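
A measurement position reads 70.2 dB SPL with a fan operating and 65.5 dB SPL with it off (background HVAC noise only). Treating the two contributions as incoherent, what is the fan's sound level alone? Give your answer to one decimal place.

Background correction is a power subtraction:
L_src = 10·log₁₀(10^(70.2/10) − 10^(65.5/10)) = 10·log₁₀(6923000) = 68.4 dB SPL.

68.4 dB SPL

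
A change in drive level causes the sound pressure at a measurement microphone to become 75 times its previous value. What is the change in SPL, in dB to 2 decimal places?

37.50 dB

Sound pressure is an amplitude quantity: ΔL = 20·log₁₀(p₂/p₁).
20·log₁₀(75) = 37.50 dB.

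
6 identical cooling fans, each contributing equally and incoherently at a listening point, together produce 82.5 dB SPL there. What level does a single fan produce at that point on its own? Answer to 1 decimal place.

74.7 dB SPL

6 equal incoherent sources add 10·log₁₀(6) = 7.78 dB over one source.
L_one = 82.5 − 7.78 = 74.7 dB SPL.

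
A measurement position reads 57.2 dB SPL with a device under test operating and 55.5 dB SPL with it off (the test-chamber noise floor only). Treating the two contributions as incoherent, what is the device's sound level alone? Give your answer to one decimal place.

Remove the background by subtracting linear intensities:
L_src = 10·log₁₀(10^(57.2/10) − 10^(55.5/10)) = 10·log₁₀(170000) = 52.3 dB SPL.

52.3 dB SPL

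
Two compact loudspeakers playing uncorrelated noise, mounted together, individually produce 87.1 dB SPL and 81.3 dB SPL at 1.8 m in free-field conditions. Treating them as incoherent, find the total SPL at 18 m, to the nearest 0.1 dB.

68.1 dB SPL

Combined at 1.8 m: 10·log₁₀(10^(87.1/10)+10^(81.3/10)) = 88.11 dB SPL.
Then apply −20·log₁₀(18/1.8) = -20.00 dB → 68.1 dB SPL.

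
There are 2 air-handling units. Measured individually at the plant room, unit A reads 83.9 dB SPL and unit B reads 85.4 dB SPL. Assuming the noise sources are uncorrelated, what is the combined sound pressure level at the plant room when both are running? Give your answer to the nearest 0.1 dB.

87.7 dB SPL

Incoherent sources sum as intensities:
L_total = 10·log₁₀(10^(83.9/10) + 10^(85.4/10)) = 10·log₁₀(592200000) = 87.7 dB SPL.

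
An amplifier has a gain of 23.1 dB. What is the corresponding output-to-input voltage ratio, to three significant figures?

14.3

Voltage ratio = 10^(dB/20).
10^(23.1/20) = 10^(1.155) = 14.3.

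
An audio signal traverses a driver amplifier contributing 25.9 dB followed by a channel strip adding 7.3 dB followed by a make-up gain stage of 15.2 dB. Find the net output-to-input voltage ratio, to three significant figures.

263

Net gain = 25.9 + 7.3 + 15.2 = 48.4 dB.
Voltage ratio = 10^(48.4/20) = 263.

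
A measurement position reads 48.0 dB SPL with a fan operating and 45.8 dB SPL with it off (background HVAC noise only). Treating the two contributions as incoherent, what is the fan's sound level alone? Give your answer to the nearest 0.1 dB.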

····················

Copy the listing word for word, leaving nothing out.

(SOLUTION FOR THIS TASK):
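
A measurement position reads 70.2 dB SPL with a fan operating and 65.5 dB SPL with it off (background HVAC noise only). Treating the two contributions as incoherent, what is the fan's sound level alone? Give your answer to one decimal place.

Background correction is a power subtraction:
L_src = 10·log₁₀(10^(70.2/10) − 10^(65.5/10)) = 10·log₁₀(6923000) = 68.4 dB SPL.

68.4 dB SPL

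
A change in drive level causes the sound pressure at a measurement microphone to become 75 times its previous value. What is the change in SPL, in dB to 2 decimal places?

37.50 dB

Sound pressure is an amplitude quantity: ΔL = 20·log₁₀(p₂/p₁).
20·log₁₀(75) = 37.50 dB.

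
6 identical cooling fans, each contributing equally and incoherently at a listening point, together produce 82.5 dB SPL there. What level does a single fan produce at that point on its own? Answer to 1 decimal place.

74.7 dB SPL

6 equal incoherent sources add 10·log₁₀(6) = 7.78 dB over one source.
L_one = 82.5 − 7.78 = 74.7 dB SPL.

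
A measurement position reads 57.2 dB SPL with a device under test operating and 55.5 dB SPL with it off (the test-chamber noise floor only). Treating the two contributions as incoherent, what is the device's sound level alone? Give your answer to one decimal place.

Remove the background by subtracting linear intensities:
L_src = 10·log₁₀(10^(57.2/10) − 10^(55.5/10)) = 10·log₁₀(170000) = 52.3 dB SPL.

52.3 dB SPL

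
Two compact loudspeakers playing uncorrelated noise, mounted together, individually produce 87.1 dB SPL and 81.3 dB SPL at 1.8 m in free-field conditions. Treating them as incoherent, find the total SPL at 18 m, to the nearest 0.1 dB.

68.1 dB SPL

Combined at 1.8 m: 10·log₁₀(10^(87.1/10)+10^(81.3/10)) = 88.11 dB SPL.
Then apply −20·log₁₀(18/1.8) = -20.00 dB → 68.1 dB SPL.

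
There are 2 air-handling units. Measured individually at the plant room, unit A reads 83.9 dB SPL and unit B reads 85.4 dB SPL. Assuming the noise sources are uncorrelated, what is the combined sound pressure level at the plant room when both are running? Give your answer to the nearest 0.1 dB.

87.7 dB SPL

Incoherent sources sum as intensities:
L_total = 10·log₁₀(10^(83.9/10) + 10^(85.4/10)) = 10·log₁₀(592200000) = 87.7 dB SPL.

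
An amplifier has a gain of 23.1 dB. What is the corresponding output-to-input voltage ratio, to three significant figures?

14.3

Voltage ratio = 10^(dB/20).
10^(23.1/20) = 10^(1.155) = 14.3.

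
An audio signal traverses a driver amplifier contributing 25.9 dB followed by a channel strip adding 7.3 dB followed by a make-up gain stage of 15.2 dB. Find the net output-to-input voltage ratio, to three significant figures.

263

Net gain = 25.9 + 7.3 + 15.2 = 48.4 dB.
Voltage ratio = 10^(48.4/20) = 263.

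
A measurement position reads 48.0 dB SPL with a fan operating and 45.8 dB SPL with it off (background HVAC noise only). Treating the two contributions as incoherent, what is the fan's sound level alone? Give your answer to the nearest 0.1 dB.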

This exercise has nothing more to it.